- [Brief] Output the data below line for line, exactly, up to and including the line where "[diet: omnivore, mass: 41, age: 16]" appears.

Stored data

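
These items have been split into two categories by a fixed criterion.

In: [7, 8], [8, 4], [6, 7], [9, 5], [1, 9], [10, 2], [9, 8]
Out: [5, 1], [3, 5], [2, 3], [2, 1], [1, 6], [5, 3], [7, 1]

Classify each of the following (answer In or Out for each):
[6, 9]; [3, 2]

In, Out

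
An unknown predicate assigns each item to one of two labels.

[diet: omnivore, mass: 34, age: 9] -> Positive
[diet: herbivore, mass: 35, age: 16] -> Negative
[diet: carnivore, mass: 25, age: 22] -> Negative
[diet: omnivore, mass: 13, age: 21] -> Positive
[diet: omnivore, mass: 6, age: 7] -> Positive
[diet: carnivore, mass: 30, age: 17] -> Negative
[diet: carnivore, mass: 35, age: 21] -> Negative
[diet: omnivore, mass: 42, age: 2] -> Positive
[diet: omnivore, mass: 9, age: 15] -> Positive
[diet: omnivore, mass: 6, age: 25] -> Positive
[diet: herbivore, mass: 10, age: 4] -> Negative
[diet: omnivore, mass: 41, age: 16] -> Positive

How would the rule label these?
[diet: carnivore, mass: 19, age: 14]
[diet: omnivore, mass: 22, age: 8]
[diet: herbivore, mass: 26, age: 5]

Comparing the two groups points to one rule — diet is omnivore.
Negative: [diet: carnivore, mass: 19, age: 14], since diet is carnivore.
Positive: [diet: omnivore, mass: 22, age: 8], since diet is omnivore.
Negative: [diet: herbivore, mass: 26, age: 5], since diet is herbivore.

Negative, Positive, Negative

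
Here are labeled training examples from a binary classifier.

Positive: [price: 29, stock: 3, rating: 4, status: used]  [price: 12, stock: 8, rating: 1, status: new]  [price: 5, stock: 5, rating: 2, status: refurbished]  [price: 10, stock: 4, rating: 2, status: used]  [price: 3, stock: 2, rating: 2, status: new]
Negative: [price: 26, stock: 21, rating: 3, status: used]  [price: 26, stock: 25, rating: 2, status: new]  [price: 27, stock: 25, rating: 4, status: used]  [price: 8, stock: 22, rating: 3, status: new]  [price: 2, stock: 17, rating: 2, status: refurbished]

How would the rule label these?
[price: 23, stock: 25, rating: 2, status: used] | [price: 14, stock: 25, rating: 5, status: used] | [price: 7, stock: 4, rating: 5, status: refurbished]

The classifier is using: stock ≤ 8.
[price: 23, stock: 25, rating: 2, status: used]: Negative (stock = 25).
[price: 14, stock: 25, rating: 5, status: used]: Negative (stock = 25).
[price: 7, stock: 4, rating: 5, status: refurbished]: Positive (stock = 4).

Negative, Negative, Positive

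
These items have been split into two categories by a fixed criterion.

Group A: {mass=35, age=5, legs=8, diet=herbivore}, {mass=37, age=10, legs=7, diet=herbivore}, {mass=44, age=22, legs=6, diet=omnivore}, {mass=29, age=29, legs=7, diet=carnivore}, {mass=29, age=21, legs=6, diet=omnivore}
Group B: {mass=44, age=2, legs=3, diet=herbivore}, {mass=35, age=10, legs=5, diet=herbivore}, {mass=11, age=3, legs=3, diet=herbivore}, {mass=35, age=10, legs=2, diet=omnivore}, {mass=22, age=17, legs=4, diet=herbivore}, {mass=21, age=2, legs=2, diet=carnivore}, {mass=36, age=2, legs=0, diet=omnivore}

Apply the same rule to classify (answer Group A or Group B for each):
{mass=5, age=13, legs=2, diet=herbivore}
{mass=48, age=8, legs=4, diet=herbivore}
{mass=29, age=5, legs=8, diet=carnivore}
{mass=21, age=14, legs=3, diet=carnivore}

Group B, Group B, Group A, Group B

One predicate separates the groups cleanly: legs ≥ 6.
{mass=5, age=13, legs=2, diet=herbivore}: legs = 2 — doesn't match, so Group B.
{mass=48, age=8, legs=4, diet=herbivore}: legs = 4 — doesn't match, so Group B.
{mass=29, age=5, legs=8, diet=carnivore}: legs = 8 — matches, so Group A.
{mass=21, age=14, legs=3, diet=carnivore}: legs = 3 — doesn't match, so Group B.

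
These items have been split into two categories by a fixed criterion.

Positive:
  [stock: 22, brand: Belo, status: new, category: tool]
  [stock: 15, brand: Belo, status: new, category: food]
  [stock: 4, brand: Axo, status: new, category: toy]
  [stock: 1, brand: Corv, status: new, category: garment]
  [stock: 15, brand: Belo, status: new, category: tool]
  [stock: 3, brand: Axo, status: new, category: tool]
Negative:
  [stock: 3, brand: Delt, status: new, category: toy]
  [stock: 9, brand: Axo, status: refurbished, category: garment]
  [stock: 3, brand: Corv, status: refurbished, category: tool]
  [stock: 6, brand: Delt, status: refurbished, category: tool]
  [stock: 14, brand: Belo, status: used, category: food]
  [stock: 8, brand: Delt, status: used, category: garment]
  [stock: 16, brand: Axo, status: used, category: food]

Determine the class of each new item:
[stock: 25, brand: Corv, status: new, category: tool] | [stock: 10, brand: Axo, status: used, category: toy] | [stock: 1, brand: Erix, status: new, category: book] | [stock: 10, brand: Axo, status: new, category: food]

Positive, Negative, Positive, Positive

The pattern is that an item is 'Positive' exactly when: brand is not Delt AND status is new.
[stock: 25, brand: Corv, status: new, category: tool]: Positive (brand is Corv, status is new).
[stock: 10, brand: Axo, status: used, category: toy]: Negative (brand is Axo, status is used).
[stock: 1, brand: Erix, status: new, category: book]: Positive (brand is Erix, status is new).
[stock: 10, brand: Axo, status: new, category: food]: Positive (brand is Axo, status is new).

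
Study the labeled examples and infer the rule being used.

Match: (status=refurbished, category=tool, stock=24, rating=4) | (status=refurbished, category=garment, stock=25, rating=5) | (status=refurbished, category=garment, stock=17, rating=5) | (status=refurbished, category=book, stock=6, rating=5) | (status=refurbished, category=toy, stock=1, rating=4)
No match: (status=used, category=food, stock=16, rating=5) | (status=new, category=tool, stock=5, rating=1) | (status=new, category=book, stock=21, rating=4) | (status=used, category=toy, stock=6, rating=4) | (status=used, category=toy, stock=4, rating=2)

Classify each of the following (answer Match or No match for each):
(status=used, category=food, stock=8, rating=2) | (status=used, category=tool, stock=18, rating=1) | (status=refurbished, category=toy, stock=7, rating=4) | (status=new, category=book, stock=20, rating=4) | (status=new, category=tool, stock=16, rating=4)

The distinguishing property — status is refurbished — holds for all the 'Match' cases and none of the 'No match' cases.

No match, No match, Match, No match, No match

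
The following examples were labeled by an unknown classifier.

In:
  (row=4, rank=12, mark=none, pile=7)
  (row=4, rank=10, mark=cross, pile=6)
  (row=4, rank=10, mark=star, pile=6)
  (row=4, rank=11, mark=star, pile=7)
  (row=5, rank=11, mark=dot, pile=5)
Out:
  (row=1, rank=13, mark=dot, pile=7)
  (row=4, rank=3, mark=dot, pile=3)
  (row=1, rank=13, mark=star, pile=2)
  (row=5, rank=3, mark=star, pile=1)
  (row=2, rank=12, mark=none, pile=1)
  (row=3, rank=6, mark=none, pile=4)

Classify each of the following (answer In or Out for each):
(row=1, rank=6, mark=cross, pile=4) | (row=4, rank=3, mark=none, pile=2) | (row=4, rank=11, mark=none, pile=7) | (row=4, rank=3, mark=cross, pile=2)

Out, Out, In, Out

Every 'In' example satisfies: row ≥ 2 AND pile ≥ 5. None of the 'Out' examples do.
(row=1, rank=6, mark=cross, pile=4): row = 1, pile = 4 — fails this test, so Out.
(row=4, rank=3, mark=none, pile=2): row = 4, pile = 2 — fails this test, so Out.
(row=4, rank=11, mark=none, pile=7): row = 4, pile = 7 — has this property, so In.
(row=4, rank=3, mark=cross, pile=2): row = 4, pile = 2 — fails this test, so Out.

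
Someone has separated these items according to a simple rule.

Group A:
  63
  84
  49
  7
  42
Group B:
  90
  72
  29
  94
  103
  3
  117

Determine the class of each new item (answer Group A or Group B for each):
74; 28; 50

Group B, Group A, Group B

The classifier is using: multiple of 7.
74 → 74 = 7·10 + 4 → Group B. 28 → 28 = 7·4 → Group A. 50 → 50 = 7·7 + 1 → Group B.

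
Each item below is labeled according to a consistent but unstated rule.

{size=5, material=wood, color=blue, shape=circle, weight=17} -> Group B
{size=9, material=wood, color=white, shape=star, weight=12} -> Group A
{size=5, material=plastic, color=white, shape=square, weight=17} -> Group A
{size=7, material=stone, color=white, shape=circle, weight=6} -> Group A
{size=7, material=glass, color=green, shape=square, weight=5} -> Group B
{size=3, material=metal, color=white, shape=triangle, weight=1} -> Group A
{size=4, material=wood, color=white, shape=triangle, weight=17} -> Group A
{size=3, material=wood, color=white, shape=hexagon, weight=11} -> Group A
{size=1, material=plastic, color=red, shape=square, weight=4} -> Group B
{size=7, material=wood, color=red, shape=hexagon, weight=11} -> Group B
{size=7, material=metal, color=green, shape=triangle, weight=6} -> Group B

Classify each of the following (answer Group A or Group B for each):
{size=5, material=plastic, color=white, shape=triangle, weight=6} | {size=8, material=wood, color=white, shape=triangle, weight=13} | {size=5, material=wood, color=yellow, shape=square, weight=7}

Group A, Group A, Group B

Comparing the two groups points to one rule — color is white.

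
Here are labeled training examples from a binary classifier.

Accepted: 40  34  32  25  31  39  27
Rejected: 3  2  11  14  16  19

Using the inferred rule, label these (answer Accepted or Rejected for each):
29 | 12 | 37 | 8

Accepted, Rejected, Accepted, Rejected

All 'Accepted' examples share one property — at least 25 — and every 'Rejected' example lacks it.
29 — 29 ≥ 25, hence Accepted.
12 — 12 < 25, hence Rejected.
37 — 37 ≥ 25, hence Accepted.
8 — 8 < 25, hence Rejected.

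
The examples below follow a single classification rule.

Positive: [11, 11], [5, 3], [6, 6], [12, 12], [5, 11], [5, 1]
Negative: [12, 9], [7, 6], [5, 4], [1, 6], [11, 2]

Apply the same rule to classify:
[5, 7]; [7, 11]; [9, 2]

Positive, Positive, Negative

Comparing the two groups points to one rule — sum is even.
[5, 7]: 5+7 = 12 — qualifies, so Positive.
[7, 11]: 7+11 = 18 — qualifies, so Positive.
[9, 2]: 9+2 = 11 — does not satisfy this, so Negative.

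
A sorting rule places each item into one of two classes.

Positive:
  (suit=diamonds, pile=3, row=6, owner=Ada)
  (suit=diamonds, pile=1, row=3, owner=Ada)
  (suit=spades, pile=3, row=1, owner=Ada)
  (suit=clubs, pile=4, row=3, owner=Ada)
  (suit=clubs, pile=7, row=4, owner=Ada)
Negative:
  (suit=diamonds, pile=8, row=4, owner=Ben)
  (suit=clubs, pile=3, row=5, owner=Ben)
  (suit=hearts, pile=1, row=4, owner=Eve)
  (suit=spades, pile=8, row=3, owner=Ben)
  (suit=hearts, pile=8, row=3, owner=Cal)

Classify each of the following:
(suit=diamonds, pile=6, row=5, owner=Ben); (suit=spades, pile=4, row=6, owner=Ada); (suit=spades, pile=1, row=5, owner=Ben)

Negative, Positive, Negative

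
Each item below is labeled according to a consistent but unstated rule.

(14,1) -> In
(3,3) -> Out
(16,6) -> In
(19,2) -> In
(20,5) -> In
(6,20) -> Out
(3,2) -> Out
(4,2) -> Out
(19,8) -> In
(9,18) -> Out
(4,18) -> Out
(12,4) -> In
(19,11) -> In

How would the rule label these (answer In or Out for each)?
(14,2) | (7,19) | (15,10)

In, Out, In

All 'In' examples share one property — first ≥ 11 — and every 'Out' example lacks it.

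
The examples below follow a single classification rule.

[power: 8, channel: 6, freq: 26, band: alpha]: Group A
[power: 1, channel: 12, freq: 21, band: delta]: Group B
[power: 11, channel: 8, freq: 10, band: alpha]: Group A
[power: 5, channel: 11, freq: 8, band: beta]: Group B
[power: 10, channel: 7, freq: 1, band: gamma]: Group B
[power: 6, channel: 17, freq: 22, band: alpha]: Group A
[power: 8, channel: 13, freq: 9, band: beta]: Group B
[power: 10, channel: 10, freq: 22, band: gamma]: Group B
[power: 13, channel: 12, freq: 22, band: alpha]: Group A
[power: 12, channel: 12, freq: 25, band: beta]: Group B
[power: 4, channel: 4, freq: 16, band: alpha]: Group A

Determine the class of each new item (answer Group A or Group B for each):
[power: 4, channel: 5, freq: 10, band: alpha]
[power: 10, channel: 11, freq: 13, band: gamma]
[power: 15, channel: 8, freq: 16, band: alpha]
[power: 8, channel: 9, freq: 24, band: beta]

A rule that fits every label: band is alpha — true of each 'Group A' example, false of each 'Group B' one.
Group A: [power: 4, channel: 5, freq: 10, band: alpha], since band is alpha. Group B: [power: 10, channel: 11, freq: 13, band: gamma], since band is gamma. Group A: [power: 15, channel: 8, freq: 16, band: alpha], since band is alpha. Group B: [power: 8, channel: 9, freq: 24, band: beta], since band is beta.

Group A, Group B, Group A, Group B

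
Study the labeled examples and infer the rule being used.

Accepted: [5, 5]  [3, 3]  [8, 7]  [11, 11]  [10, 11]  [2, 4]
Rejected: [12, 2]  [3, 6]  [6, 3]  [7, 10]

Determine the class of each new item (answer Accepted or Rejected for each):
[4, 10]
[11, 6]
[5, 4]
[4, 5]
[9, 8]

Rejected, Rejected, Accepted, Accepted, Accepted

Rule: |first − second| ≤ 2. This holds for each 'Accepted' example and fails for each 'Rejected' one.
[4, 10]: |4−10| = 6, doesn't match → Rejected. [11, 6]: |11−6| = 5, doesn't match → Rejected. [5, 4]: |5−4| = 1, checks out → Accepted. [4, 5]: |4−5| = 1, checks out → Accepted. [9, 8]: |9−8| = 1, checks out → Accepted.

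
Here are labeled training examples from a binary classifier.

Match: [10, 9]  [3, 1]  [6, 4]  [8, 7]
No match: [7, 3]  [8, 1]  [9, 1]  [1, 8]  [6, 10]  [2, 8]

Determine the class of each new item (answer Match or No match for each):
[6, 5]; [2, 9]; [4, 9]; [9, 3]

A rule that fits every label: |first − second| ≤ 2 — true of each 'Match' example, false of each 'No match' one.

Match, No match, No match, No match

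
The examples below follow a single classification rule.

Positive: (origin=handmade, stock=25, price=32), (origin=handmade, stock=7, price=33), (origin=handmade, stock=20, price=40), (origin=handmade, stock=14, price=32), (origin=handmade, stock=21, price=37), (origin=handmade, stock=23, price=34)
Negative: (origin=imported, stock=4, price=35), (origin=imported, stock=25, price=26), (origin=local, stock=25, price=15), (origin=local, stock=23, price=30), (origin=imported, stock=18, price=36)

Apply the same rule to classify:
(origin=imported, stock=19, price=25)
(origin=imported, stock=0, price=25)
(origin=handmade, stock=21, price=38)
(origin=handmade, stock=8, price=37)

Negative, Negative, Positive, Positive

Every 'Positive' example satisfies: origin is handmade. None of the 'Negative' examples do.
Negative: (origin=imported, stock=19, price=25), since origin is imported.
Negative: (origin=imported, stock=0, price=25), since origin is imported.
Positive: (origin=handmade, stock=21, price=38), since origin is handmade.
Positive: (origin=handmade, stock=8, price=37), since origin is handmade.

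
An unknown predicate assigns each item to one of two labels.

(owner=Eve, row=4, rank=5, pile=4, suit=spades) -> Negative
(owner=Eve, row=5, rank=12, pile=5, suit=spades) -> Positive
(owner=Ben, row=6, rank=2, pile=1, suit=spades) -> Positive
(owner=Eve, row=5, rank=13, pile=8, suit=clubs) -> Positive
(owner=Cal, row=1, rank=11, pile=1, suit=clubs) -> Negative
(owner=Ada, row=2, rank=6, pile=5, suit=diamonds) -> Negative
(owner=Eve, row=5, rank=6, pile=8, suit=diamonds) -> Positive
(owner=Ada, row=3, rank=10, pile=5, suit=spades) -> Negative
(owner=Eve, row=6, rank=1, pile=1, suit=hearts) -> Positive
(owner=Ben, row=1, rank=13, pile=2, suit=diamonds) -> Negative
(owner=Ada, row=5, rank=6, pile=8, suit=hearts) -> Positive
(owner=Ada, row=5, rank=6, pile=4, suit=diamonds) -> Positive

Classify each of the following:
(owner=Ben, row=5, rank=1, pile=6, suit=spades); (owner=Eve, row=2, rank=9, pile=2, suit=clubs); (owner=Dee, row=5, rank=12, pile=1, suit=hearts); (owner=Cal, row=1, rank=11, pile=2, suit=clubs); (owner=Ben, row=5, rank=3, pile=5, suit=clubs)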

- [Response area]
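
These items have been split into two categories by a fixed criterion.

In: [7, 8], [8, 4], [6, 7], [9, 5], [1, 9], [10, 2], [9, 8]
Out: [5, 1], [3, 5], [2, 3], [2, 1], [1, 6], [5, 3], [7, 1]

Classify each of the following (answer In or Out for each):
[6, 9]; [3, 2]

In, Out

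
An unknown predicate assigns each item to one of two labels.

[diet: omnivore, mass: 34, age: 9] -> Positive
[diet: herbivore, mass: 35, age: 16] -> Negative
[diet: carnivore, mass: 25, age: 22] -> Negative
[diet: omnivore, mass: 13, age: 21] -> Positive
[diet: omnivore, mass: 6, age: 7] -> Positive
[diet: carnivore, mass: 30, age: 17] -> Negative
[diet: carnivore, mass: 35, age: 21] -> Negative
[diet: omnivore, mass: 42, age: 2] -> Positive
[diet: omnivore, mass: 9, age: 15] -> Positive
[diet: omnivore, mass: 6, age: 25] -> Positive
[diet: herbivore, mass: 10, age: 4] -> Negative
[diet: omnivore, mass: 41, age: 16] -> Positive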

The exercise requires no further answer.